Dataset entries:
....

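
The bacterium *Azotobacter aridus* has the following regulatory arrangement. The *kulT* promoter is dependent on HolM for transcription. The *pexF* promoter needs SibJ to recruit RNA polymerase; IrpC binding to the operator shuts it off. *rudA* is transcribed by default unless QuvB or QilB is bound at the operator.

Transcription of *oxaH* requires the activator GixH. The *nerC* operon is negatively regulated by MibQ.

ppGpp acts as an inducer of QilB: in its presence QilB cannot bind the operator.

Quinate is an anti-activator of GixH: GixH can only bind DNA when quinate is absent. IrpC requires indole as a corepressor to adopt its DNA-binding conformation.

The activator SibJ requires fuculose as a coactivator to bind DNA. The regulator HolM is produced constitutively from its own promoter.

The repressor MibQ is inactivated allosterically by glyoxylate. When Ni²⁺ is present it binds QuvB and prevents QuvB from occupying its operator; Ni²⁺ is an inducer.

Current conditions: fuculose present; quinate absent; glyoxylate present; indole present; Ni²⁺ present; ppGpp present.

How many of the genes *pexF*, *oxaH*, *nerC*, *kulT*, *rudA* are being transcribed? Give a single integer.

Fuculose is present, so SibJ is active.
Indole is present, so IrpC is active.
With repressor IrpC bound, *pexF* is not transcribed.
→ *pexF* is OFF.
Quinate is absent, so GixH is active.
No repressor is bound and GixH is active, so *oxaH* is transcribed.
→ *oxaH* is ON.
Glyoxylate is present, so MibQ is inactive.
With no repressor bound, *nerC* is transcribed.
→ *nerC* is ON.
HolM is produced constitutively and is active.
No repressor is bound and HolM is active, so *kulT* is transcribed.
→ *kulT* is ON.
Ni²⁺ is present, so QuvB is inactive.
ppGpp is present, so QilB is inactive.
With no repressor bound, *rudA* is transcribed.
→ *rudA* is ON.
4 of the 5 genes are transcribed.

4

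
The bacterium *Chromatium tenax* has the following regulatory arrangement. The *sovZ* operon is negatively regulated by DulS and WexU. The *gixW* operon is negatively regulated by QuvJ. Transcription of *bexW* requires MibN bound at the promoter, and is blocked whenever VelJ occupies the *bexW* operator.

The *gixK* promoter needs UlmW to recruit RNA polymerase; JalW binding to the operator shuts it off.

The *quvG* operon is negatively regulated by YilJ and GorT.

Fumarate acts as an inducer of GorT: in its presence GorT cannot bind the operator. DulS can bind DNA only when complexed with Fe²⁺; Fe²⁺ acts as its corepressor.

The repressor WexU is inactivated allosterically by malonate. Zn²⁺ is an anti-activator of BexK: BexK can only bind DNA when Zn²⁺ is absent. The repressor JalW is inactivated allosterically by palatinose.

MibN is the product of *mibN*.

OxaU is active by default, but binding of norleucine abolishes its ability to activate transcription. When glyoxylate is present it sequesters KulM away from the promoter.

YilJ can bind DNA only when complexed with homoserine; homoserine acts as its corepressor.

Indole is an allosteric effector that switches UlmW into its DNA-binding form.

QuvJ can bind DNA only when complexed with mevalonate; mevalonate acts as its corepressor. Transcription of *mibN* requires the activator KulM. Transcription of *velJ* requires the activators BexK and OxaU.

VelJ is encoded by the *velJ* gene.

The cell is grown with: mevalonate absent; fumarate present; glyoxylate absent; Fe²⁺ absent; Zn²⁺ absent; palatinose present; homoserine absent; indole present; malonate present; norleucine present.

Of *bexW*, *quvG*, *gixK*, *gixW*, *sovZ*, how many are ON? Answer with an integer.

5

Glyoxylate is absent, so KulM is active.
No repressor is bound and KulM is active, so *mibN* is transcribed.
So MibN is produced and active.
Zn²⁺ is absent, so BexK is active.
Norleucine is present, so OxaU is inactive.
Required activator OxaU is absent, so *velJ* is not transcribed.
So VelJ is not produced.
No repressor is bound and MibN is active, so *bexW* is transcribed.
→ *bexW* is ON.
Homoserine is absent, so YilJ is inactive.
Fumarate is present, so GorT is inactive.
With no repressor bound, *quvG* is transcribed.
→ *quvG* is ON.
Palatinose is present, so JalW is inactive.
Indole is present, so UlmW is active.
No repressor is bound and UlmW is active, so *gixK* is transcribed.
→ *gixK* is ON.
Mevalonate is absent, so QuvJ is inactive.
With no repressor bound, *gixW* is transcribed.
→ *gixW* is ON.
Fe²⁺ is absent, so DulS is inactive.
Malonate is present, so WexU is inactive.
With no repressor bound, *sovZ* is transcribed.
→ *sovZ* is ON.
5 of the 5 genes are transcribed.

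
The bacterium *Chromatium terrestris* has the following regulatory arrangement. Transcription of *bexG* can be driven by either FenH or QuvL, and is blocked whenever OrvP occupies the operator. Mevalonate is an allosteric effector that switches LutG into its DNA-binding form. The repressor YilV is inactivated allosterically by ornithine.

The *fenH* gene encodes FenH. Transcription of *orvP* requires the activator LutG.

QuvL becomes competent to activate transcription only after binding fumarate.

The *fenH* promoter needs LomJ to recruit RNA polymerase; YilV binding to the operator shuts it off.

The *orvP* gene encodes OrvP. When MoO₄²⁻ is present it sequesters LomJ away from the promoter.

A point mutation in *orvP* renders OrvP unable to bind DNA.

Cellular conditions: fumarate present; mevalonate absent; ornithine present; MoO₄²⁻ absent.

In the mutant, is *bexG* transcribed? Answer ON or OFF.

MoO₄²⁻ is absent, so LomJ is active.
Ornithine is present, so YilV is inactive.
No repressor is bound and LomJ is active, so *fenH* is transcribed.
So FenH is produced and active.
OrvP is non-functional in this strain, so it has no effect.
Fumarate is present, so QuvL is active.
Activator FenH is present, so *bexG* is transcribed.

ON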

....

WHAT YOU WILL DO
Output the data once more, exactly as it appears above.

ANSWER SECTION
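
The bacterium *Azotobacter aridus* has the following regulatory arrangement. The *kulT* promoter is dependent on HolM for transcription. The *pexF* promoter needs SibJ to recruit RNA polymerase; IrpC binding to the operator shuts it off. *rudA* is transcribed by default unless QuvB or QilB is bound at the operator.

Transcription of *oxaH* requires the activator GixH. The *nerC* operon is negatively regulated by MibQ.

ppGpp acts as an inducer of QilB: in its presence QilB cannot bind the operator.

Quinate is an anti-activator of GixH: GixH can only bind DNA when quinate is absent. IrpC requires indole as a corepressor to adopt its DNA-binding conformation.

The activator SibJ requires fuculose as a coactivator to bind DNA. The regulator HolM is produced constitutively from its own promoter.

The repressor MibQ is inactivated allosterically by glyoxylate. When Ni²⁺ is present it binds QuvB and prevents QuvB from occupying its operator; Ni²⁺ is an inducer.

Current conditions: fuculose present; quinate absent; glyoxylate present; indole present; Ni²⁺ present; ppGpp present.

How many of the genes *pexF*, *oxaH*, *nerC*, *kulT*, *rudA* are being transcribed? Give a single integer.

Fuculose is present, so SibJ is active.
Indole is present, so IrpC is active.
With repressor IrpC bound, *pexF* is not transcribed.
→ *pexF* is OFF.
Quinate is absent, so GixH is active.
No repressor is bound and GixH is active, so *oxaH* is transcribed.
→ *oxaH* is ON.
Glyoxylate is present, so MibQ is inactive.
With no repressor bound, *nerC* is transcribed.
→ *nerC* is ON.
HolM is produced constitutively and is active.
No repressor is bound and HolM is active, so *kulT* is transcribed.
→ *kulT* is ON.
Ni²⁺ is present, so QuvB is inactive.
ppGpp is present, so QilB is inactive.
With no repressor bound, *rudA* is transcribed.
→ *rudA* is ON.
4 of the 5 genes are transcribed.

4

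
The bacterium *Chromatium tenax* has the following regulatory arrangement. The *sovZ* operon is negatively regulated by DulS and WexU. The *gixW* operon is negatively regulated by QuvJ. Transcription of *bexW* requires MibN bound at the promoter, and is blocked whenever VelJ occupies the *bexW* operator.

The *gixK* promoter needs UlmW to recruit RNA polymerase; JalW binding to the operator shuts it off.

The *quvG* operon is negatively regulated by YilJ and GorT.

Fumarate acts as an inducer of GorT: in its presence GorT cannot bind the operator. DulS can bind DNA only when complexed with Fe²⁺; Fe²⁺ acts as its corepressor.

The repressor WexU is inactivated allosterically by malonate. Zn²⁺ is an anti-activator of BexK: BexK can only bind DNA when Zn²⁺ is absent. The repressor JalW is inactivated allosterically by palatinose.

MibN is the product of *mibN*.

OxaU is active by default, but binding of norleucine abolishes its ability to activate transcription. When glyoxylate is present it sequesters KulM away from the promoter.

YilJ can bind DNA only when complexed with homoserine; homoserine acts as its corepressor.

Indole is an allosteric effector that switches UlmW into its DNA-binding form.

QuvJ can bind DNA only when complexed with mevalonate; mevalonate acts as its corepressor. Transcription of *mibN* requires the activator KulM. Transcription of *velJ* requires the activators BexK and OxaU.

VelJ is encoded by the *velJ* gene.

The cell is grown with: mevalonate absent; fumarate present; glyoxylate absent; Fe²⁺ absent; Zn²⁺ absent; palatinose present; homoserine absent; indole present; malonate present; norleucine present.

Of *bexW*, *quvG*, *gixK*, *gixW*, *sovZ*, how many are ON? Answer with an integer.

5

Glyoxylate is absent, so KulM is active.
No repressor is bound and KulM is active, so *mibN* is transcribed.
So MibN is produced and active.
Zn²⁺ is absent, so BexK is active.
Norleucine is present, so OxaU is inactive.
Required activator OxaU is absent, so *velJ* is not transcribed.
So VelJ is not produced.
No repressor is bound and MibN is active, so *bexW* is transcribed.
→ *bexW* is ON.
Homoserine is absent, so YilJ is inactive.
Fumarate is present, so GorT is inactive.
With no repressor bound, *quvG* is transcribed.
→ *quvG* is ON.
Palatinose is present, so JalW is inactive.
Indole is present, so UlmW is active.
No repressor is bound and UlmW is active, so *gixK* is transcribed.
→ *gixK* is ON.
Mevalonate is absent, so QuvJ is inactive.
With no repressor bound, *gixW* is transcribed.
→ *gixW* is ON.
Fe²⁺ is absent, so DulS is inactive.
Malonate is present, so WexU is inactive.
With no repressor bound, *sovZ* is transcribed.
→ *sovZ* is ON.
5 of the 5 genes are transcribed.

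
The bacterium *Chromatium terrestris* has the following regulatory arrangement. Transcription of *bexG* can be driven by either FenH or QuvL, and is blocked whenever OrvP occupies the operator. Mevalonate is an allosteric effector that switches LutG into its DNA-binding form. The repressor YilV is inactivated allosterically by ornithine.

The *fenH* gene encodes FenH. Transcription of *orvP* requires the activator LutG.

QuvL becomes competent to activate transcription only after binding fumarate.

The *fenH* promoter needs LomJ to recruit RNA polymerase; YilV binding to the operator shuts it off.

The *orvP* gene encodes OrvP. When MoO₄²⁻ is present it sequesters LomJ away from the promoter.

A point mutation in *orvP* renders OrvP unable to bind DNA.

Cellular conditions: fumarate present; mevalonate absent; ornithine present; MoO₄²⁻ absent.

In the mutant, is *bexG* transcribed? Answer ON or OFF.

MoO₄²⁻ is absent, so LomJ is active.
Ornithine is present, so YilV is inactive.
No repressor is bound and LomJ is active, so *fenH* is transcribed.
So FenH is produced and active.
OrvP is non-functional in this strain, so it has no effect.
Fumarate is present, so QuvL is active.
Activator FenH is present, so *bexG* is transcribed.

ON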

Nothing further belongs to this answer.